> **Task directions**: Output only these lines, set down exactly: the one containing "What is P(flaky" and each line after it through the end of the records.
= = =
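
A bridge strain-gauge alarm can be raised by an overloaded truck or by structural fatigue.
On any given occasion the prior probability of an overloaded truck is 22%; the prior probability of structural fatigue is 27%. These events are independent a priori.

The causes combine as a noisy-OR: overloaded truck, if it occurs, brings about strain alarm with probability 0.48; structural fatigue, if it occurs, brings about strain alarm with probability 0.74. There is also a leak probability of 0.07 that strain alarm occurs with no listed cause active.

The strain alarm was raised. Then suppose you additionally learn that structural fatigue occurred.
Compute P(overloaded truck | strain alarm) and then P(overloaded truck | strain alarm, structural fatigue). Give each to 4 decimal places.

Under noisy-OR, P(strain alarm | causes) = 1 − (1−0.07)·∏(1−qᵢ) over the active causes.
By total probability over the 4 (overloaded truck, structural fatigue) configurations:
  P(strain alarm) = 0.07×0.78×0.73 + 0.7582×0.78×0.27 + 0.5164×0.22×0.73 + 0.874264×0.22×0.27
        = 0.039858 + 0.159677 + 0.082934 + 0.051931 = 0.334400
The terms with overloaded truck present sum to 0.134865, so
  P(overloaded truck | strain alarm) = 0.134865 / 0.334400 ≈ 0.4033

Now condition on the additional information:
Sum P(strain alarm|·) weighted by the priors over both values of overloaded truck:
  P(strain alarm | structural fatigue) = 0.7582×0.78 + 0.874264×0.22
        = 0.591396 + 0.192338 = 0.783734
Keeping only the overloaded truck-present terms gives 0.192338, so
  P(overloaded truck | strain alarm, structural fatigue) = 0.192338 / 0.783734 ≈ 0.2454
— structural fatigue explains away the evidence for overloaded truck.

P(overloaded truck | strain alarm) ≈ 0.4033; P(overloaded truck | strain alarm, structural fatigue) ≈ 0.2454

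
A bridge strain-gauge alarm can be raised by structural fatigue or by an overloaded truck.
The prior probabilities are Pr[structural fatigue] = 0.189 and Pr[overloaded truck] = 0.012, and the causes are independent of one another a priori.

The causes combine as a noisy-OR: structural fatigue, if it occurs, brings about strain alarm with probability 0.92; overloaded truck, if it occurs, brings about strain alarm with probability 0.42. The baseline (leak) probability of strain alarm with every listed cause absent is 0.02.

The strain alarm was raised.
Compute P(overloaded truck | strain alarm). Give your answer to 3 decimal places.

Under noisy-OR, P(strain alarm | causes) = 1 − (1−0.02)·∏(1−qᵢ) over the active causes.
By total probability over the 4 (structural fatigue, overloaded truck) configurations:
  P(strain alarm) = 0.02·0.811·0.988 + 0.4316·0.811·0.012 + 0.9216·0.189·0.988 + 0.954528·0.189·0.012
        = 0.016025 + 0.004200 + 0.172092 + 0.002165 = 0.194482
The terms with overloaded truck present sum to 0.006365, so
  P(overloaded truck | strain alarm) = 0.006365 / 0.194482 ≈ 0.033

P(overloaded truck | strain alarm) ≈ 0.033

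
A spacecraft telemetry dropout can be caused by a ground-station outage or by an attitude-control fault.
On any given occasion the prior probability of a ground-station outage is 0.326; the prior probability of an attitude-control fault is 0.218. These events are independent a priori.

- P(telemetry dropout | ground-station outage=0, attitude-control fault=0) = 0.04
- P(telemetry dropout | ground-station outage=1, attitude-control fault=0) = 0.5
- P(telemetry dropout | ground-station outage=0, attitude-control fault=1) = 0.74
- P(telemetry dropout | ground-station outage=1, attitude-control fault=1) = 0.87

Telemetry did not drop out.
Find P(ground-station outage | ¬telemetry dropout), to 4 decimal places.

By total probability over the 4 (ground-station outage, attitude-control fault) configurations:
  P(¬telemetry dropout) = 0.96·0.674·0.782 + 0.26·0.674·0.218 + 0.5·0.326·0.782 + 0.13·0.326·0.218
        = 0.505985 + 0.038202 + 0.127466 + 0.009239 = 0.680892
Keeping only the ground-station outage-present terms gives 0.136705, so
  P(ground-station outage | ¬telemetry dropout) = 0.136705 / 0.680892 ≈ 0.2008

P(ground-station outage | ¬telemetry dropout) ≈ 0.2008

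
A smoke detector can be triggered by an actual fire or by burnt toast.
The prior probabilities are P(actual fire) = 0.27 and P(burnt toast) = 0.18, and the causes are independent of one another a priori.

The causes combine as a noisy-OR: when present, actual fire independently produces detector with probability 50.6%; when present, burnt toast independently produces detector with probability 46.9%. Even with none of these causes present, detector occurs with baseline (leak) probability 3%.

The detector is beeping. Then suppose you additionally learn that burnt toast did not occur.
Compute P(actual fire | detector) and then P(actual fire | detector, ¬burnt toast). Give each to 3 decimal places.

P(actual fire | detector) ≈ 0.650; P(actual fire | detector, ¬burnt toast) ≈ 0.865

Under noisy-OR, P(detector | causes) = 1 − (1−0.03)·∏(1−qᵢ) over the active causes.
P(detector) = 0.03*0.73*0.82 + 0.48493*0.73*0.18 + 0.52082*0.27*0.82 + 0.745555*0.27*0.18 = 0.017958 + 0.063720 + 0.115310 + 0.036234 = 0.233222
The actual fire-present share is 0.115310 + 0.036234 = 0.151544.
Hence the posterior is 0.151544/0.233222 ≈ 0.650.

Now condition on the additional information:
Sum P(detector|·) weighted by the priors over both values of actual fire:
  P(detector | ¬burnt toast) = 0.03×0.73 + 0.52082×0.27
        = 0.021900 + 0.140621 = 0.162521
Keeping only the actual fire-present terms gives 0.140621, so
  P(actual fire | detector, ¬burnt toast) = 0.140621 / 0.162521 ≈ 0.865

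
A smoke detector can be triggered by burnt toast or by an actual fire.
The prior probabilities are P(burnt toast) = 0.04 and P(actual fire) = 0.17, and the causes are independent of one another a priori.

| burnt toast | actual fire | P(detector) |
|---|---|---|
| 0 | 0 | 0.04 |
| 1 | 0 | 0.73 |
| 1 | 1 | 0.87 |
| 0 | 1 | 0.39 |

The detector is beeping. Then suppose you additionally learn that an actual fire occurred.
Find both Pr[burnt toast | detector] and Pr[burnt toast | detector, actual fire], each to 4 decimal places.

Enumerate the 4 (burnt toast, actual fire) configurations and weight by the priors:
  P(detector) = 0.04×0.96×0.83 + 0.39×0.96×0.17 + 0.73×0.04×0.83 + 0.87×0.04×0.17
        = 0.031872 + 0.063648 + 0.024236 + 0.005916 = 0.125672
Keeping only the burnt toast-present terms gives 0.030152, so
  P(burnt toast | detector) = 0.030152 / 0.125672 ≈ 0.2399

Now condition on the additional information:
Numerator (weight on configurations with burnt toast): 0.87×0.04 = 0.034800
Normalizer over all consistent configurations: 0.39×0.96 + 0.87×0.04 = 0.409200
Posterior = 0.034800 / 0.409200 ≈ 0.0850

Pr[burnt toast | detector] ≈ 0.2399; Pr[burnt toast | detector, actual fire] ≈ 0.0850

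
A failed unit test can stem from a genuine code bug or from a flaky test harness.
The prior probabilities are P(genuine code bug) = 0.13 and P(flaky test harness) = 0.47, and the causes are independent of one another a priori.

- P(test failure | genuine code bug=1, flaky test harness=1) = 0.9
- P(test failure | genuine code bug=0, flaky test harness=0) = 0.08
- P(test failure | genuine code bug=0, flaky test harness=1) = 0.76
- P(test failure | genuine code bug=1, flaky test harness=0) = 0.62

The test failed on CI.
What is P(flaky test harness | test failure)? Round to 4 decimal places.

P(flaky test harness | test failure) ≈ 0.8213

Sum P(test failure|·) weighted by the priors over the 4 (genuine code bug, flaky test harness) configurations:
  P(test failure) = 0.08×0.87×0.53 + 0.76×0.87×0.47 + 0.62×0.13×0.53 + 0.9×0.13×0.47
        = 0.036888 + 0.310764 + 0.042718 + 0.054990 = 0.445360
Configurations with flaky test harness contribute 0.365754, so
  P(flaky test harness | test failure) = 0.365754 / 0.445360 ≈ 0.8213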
= = =
> **Worked solution**:
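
What is P(flaky test harness | test failure)? Round to 4 decimal places.

P(flaky test harness | test failure) ≈ 0.8213

Sum P(test failure|·) weighted by the priors over the 4 (genuine code bug, flaky test harness) configurations:
  P(test failure) = 0.08×0.87×0.53 + 0.76×0.87×0.47 + 0.62×0.13×0.53 + 0.9×0.13×0.47
        = 0.036888 + 0.310764 + 0.042718 + 0.054990 = 0.445360
Configurations with flaky test harness contribute 0.365754, so
  P(flaky test harness | test failure) = 0.365754 / 0.445360 ≈ 0.8213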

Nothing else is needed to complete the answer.